◆ Working data
▬▬▬

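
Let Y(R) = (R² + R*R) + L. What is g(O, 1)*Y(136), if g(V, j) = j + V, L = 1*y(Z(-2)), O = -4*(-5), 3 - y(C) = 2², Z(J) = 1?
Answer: 776811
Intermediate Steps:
y(C) = -1 (y(C) = 3 - 1*2² = 3 - 1*4 = 3 - 4 = -1)
O = 20
L = -1 (L = 1*(-1) = -1)
g(V, j) = V + j
Y(R) = -1 + 2*R² (Y(R) = (R² + R*R) - 1 = (R² + R²) - 1 = 2*R² - 1 = -1 + 2*R²)
g(O, 1)*Y(136) = (20 + 1)*(-1 + 2*136²) = 21*(-1 + 2*18496) = 21*(-1 + 36992) = 21*36991 = 776811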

▬▬▬

◆ Exercise
Print the data above again, with nothing altered and nothing left out.

◆ Response to the task
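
Let Y(R) = (R² + R*R) + L. What is g(O, 1)*Y(136), if g(V, j) = j + V, L = 1*y(Z(-2)), O = -4*(-5), 3 - y(C) = 2², Z(J) = 1?
Answer: 776811
Intermediate Steps:
y(C) = -1 (y(C) = 3 - 1*2² = 3 - 1*4 = 3 - 4 = -1)
O = 20
L = -1 (L = 1*(-1) = -1)
g(V, j) = V + j
Y(R) = -1 + 2*R² (Y(R) = (R² + R*R) - 1 = (R² + R²) - 1 = 2*R² - 1 = -1 + 2*R²)
g(O, 1)*Y(136) = (20 + 1)*(-1 + 2*136²) = 21*(-1 + 2*18496) = 21*(-1 + 36992) = 21*36991 = 776811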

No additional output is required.